Transcribe the data that follows, exactly and in full.

** DATASET RECORDS follows **

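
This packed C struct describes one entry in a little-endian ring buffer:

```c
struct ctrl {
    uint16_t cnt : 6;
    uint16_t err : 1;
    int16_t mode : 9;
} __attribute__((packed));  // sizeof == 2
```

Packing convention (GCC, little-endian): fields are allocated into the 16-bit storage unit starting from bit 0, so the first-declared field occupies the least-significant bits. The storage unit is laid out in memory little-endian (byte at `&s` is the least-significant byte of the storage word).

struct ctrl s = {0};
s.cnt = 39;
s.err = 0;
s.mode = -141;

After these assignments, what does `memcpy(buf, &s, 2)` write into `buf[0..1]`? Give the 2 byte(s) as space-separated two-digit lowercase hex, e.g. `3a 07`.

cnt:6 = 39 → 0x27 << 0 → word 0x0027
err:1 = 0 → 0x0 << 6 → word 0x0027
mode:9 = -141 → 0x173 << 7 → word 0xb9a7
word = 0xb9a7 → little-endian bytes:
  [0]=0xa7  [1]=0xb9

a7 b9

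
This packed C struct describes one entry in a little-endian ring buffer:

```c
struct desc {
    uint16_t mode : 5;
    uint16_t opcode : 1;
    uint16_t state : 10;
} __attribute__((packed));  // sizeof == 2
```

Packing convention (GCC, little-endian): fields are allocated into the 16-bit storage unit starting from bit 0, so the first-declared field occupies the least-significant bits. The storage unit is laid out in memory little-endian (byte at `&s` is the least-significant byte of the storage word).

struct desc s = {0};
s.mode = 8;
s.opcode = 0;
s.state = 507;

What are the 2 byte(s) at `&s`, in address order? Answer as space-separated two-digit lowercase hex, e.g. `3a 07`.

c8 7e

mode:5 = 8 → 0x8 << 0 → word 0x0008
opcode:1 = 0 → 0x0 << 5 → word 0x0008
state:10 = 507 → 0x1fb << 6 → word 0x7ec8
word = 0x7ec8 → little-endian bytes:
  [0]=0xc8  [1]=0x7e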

** End of DATASET RECORDS **

- [RESPONSE FOR THIS EXERCISE]
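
This packed C struct describes one entry in a little-endian ring buffer:

```c
struct ctrl {
    uint16_t cnt : 6;
    uint16_t err : 1;
    int16_t mode : 9;
} __attribute__((packed));  // sizeof == 2
```

Packing convention (GCC, little-endian): fields are allocated into the 16-bit storage unit starting from bit 0, so the first-declared field occupies the least-significant bits. The storage unit is laid out in memory little-endian (byte at `&s` is the least-significant byte of the storage word).

struct ctrl s = {0};
s.cnt = 39;
s.err = 0;
s.mode = -141;

After these assignments, what does `memcpy(buf, &s, 2)` write into `buf[0..1]`? Give the 2 byte(s) as space-separated two-digit lowercase hex, e.g. `3a 07`.

cnt:6 = 39 → 0x27 << 0 → word 0x0027
err:1 = 0 → 0x0 << 6 → word 0x0027
mode:9 = -141 → 0x173 << 7 → word 0xb9a7
word = 0xb9a7 → little-endian bytes:
  [0]=0xa7  [1]=0xb9

a7 b9

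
This packed C struct describes one entry in a little-endian ring buffer:

```c
struct desc {
    uint16_t mode : 5;
    uint16_t opcode : 1;
    uint16_t state : 10;
} __attribute__((packed));  // sizeof == 2
```

Packing convention (GCC, little-endian): fields are allocated into the 16-bit storage unit starting from bit 0, so the first-declared field occupies the least-significant bits. The storage unit is laid out in memory little-endian (byte at `&s` is the least-significant byte of the storage word).

struct desc s = {0};
s.mode = 8;
s.opcode = 0;
s.state = 507;

What are the 2 byte(s) at `&s`, in address order? Answer as space-separated two-digit lowercase hex, e.g. `3a 07`.

c8 7e

mode:5 = 8 → 0x8 << 0 → word 0x0008
opcode:1 = 0 → 0x0 << 5 → word 0x0008
state:10 = 507 → 0x1fb << 6 → word 0x7ec8
word = 0x7ec8 → little-endian bytes:
  [0]=0xc8  [1]=0x7e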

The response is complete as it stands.